## Your task
In the entries that follow, find each line with the word "enclosing" and copy it.
++++ Material provided ++++
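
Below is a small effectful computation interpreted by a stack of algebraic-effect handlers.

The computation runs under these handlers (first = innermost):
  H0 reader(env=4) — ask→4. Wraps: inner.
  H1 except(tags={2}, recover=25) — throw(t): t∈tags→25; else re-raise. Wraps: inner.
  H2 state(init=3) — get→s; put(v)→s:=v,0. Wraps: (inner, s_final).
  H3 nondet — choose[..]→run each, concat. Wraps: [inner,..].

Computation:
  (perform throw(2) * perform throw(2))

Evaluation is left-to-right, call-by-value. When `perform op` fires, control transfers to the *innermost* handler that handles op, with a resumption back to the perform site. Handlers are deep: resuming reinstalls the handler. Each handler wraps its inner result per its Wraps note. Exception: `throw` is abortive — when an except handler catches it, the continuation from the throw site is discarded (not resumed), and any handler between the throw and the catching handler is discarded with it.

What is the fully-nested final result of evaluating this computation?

Answer: [(25, 3)]

Evaluation trace:
throw(2) @ H1 caught ⇒ 25
H2 returns (25, 3)
H3 returns [(25, 3)]
= [(25, 3)]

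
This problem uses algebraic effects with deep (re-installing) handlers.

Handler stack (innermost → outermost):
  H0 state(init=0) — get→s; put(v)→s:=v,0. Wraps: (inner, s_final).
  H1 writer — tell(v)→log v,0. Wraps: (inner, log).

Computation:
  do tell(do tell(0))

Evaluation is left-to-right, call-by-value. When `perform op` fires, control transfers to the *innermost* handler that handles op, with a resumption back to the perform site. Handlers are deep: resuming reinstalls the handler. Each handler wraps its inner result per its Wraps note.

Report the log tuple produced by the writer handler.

Evaluation trace:
tell(0) @ H1 ⇒ log+=0
tell(0) @ H1 ⇒ log+=0
H0 returns (0, 0)
H1 returns ((0, 0), (0, 0))
= ((0, 0), (0, 0))

Answer: (0, 0)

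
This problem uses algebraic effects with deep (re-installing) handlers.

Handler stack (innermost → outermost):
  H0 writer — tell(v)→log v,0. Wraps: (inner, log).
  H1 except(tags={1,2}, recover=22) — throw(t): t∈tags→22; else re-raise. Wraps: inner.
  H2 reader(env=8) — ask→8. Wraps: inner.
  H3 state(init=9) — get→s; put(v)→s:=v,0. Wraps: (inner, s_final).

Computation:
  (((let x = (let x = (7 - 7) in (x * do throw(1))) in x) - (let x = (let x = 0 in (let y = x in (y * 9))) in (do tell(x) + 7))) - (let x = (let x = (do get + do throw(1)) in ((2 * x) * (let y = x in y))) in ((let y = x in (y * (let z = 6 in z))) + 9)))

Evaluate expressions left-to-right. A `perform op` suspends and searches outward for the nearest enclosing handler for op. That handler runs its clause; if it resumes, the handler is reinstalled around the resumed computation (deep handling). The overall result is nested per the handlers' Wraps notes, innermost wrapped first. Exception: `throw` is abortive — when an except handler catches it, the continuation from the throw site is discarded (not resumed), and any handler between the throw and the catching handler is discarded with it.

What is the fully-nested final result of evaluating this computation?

Evaluation trace:
throw(1) @ H1 caught ⇒ 22
H2 returns 22
H3 returns (22, 9)
= (22, 9)

Answer: (22, 9)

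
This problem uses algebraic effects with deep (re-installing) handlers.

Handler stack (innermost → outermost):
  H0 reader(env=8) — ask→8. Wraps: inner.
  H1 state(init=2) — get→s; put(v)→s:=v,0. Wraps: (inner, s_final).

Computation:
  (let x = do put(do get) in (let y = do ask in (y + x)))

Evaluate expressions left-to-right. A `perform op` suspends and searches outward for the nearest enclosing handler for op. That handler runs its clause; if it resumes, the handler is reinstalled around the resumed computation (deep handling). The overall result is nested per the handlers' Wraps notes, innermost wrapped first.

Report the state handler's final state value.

Answer: 2

Evaluation trace:
get @ H1 ⇒ 2
put(2) @ H1 ⇒ s:=2
ask @ H0 ⇒ 8
H0 returns 8
H1 returns (8, 2)
= (8, 2)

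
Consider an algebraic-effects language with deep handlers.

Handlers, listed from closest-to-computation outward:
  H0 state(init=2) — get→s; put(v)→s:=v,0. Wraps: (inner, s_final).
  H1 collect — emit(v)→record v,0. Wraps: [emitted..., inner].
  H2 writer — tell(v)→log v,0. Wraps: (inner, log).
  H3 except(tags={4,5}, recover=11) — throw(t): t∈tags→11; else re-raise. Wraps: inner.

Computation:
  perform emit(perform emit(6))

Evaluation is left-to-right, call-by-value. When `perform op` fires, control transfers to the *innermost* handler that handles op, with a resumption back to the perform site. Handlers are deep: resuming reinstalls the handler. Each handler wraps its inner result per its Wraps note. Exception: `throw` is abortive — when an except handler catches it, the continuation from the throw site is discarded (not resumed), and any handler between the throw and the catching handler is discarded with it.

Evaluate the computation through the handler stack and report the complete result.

Answer: ([6, 0, (0, 2)], ())

Step-by-step:
emit(6) @ H1 ⇒ out+=6
emit(0) @ H1 ⇒ out+=0
H0 returns (0, 2)
H1 returns [6, 0, (0, 2)]
H2 returns ([6, 0, (0, 2)], ())
H3 returns ([6, 0, (0, 2)], ())
= ([6, 0, (0, 2)], ())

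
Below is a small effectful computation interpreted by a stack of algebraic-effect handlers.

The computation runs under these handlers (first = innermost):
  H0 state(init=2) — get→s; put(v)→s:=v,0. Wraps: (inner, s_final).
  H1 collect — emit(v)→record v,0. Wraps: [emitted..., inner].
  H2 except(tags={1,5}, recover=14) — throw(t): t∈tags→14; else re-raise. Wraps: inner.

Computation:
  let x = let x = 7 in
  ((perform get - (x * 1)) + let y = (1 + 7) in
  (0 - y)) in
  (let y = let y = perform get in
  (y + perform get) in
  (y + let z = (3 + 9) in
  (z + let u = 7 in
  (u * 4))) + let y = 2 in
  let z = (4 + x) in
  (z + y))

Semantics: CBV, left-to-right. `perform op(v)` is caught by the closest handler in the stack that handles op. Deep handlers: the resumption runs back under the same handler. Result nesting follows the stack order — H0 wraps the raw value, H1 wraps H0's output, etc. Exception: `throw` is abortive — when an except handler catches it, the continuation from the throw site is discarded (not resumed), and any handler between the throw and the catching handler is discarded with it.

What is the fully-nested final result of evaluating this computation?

Working:
get @ H0 ⇒ 2
get @ H0 ⇒ 2
get @ H0 ⇒ 2
H0 returns (37, 2)
H1 returns [(37, 2)]
H2 returns [(37, 2)]
= [(37, 2)]

Answer: [(37, 2)]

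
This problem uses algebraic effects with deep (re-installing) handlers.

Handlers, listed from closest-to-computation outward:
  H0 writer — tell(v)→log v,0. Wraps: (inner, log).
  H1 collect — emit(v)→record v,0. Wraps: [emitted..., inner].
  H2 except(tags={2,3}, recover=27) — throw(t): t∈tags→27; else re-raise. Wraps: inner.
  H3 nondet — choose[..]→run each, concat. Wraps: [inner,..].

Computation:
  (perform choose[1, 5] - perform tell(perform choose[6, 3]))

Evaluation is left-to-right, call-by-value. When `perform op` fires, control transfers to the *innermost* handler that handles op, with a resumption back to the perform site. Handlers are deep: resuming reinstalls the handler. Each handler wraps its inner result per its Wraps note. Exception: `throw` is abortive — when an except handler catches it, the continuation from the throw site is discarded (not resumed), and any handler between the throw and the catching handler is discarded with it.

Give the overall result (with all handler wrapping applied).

Step-by-step:
choose[1, 5] @ H3
  branch[0] choose=1:
    choose[6, 3] @ H3
      branch[0] choose=6:
        tell(6) @ H0 ⇒ log+=6
        H0 returns (1, (6))
        H1 returns [(1, (6))]
        H2 returns [(1, (6))]
        H3 returns [[(1, (6))]]
      branch[1] choose=3:
        tell(3) @ H0 ⇒ log+=3
        H0 returns (1, (3))
        H1 returns [(1, (3))]
        H2 returns [(1, (3))]
        H3 returns [[(1, (3))]]
  branch[1] choose=5:
    choose[6, 3] @ H3
      branch[0] choose=6:
        tell(6) @ H0 ⇒ log+=6
        H0 returns (5, (6))
        H1 returns [(5, (6))]
        H2 returns [(5, (6))]
        H3 returns [[(5, (6))]]
      branch[1] choose=3:
        tell(3) @ H0 ⇒ log+=3
        H0 returns (5, (3))
        H1 returns [(5, (3))]
        H2 returns [(5, (3))]
        H3 returns [[(5, (3))]]
= [[(1, (6))], [(1, (3))], [(5, (6))], [(5, (3))]]

Answer: [[(1, (6))], [(1, (3))], [(5, (6))], [(5, (3))]]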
++++
## Expected answer
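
Evaluate expressions left-to-right. A `perform op` suspends and searches outward for the nearest enclosing handler for op. That handler runs its clause; if it resumes, the handler is reinstalled around the resumed computation (deep handling). The overall result is nested per the handlers' Wraps notes, innermost wrapped first. Exception: `throw` is abortive — when an except handler catches it, the continuation from the throw site is discarded (not resumed), and any handler between the throw and the catching handler is discarded with it.
Evaluate expressions left-to-right. A `perform op` suspends and searches outward for the nearest enclosing handler for op. That handler runs its clause; if it resumes, the handler is reinstalled around the resumed computation (deep handling). The overall result is nested per the handlers' Wraps notes, innermost wrapped first.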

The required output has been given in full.